=== EXCERPTED DATA ===

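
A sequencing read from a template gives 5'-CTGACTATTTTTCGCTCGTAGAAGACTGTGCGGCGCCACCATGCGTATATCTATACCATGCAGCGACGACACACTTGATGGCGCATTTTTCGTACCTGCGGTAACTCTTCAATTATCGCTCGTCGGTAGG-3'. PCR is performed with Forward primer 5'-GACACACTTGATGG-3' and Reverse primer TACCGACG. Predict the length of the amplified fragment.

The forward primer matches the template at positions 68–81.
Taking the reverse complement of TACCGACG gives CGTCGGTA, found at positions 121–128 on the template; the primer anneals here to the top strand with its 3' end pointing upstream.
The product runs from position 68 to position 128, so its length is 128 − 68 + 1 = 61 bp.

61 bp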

===

> **DESCRIPTION OF THE TASK**
Please make an exact copy of each record.

> **SOLVED PROBLEM**
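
A sequencing read from a template gives 5'-CTGACTATTTTTCGCTCGTAGAAGACTGTGCGGCGCCACCATGCGTATATCTATACCATGCAGCGACGACACACTTGATGGCGCATTTTTCGTACCTGCGGTAACTCTTCAATTATCGCTCGTCGGTAGG-3'. PCR is performed with Forward primer 5'-GACACACTTGATGG-3' and Reverse primer TACCGACG. Predict the length of the amplified fragment.

The forward primer matches the template at positions 68–81.
Taking the reverse complement of TACCGACG gives CGTCGGTA, found at positions 121–128 on the template; the primer anneals here to the top strand with its 3' end pointing upstream.
The product runs from position 68 to position 128, so its length is 128 − 68 + 1 = 61 bp.

61 bp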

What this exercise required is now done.